Start of The records

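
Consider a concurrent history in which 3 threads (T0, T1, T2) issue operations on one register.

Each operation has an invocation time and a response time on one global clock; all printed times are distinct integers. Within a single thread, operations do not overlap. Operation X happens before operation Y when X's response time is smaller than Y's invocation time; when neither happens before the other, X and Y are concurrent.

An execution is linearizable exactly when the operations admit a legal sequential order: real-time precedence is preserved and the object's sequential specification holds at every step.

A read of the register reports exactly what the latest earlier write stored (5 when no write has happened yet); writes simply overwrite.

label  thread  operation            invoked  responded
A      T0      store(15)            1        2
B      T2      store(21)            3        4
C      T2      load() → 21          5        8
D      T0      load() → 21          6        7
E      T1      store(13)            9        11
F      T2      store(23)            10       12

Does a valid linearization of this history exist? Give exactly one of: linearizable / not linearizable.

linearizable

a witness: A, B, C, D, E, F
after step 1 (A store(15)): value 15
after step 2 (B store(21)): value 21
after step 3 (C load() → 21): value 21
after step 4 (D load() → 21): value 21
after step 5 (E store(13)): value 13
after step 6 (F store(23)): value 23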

End of The records
Start of The records

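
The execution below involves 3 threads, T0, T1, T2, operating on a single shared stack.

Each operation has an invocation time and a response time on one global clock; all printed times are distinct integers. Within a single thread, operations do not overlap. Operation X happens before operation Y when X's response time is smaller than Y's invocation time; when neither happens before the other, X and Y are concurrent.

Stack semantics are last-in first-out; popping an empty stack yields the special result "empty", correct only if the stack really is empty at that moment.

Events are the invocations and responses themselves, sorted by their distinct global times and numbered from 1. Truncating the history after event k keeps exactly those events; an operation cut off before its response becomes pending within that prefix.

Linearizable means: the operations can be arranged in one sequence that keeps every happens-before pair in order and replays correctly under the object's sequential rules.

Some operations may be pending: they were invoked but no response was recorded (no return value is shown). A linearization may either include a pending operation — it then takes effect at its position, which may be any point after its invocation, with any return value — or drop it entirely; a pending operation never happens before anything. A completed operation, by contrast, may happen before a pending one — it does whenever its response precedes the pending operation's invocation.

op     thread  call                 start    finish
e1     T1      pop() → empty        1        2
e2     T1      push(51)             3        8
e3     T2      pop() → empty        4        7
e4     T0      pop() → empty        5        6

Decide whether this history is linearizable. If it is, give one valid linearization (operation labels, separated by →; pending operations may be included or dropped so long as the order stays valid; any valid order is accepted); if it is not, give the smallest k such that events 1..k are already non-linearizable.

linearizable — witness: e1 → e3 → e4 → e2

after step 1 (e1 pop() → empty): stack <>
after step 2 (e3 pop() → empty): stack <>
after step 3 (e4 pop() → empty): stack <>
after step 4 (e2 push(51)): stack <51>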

End of The records

In the entries above, find each line with "execution" and copy it.

Task result
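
An execution is linearizable exactly when the operations admit a legal sequential order: real-time precedence is preserved and the object's sequential specification holds at every step.
The execution below involves 3 threads, T0, T1, T2, operating on a single shared stack.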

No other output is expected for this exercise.